## Exercise input:
BEGIN

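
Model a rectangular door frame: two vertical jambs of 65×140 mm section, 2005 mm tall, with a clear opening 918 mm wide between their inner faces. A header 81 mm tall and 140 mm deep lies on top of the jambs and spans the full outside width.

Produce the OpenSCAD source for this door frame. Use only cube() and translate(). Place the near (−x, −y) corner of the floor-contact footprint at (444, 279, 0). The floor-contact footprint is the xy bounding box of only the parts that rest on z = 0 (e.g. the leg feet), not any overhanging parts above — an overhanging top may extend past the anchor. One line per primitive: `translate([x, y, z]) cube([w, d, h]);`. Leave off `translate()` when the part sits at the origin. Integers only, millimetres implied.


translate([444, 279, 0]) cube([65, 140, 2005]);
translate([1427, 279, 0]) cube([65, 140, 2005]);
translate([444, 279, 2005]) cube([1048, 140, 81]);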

END
BEGIN

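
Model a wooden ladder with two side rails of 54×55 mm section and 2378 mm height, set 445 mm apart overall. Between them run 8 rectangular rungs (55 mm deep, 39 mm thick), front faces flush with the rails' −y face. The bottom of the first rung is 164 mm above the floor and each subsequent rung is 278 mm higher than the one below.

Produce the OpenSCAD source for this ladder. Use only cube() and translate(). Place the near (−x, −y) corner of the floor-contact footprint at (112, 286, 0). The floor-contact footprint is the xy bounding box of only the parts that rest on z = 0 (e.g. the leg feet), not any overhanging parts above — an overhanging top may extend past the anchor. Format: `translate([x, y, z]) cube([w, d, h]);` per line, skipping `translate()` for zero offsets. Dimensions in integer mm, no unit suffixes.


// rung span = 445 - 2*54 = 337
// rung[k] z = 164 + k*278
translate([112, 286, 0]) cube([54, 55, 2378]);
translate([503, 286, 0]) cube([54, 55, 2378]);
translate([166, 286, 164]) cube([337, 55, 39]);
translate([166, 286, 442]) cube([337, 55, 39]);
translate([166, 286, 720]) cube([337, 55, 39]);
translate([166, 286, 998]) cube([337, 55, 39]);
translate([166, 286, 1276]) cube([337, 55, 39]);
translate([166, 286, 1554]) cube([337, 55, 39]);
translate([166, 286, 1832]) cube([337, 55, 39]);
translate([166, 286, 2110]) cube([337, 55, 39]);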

END

## What to produce:
Looking at the records above, which lines contain "faces"? Copy those lines.

## Written answer:
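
Model a rectangular door frame: two vertical jambs of 65×140 mm section, 2005 mm tall, with a clear opening 918 mm wide between their inner faces. A header 81 mm tall and 140 mm deep lies on top of the jambs and spans the full outside width.
Model a wooden ladder with two side rails of 54×55 mm section and 2378 mm height, set 445 mm apart overall. Between them run 8 rectangular rungs (55 mm deep, 39 mm thick), front faces flush with the rails' −y face. The bottom of the first rung is 164 mm above the floor and each subsequent rung is 278 mm higher than the one below.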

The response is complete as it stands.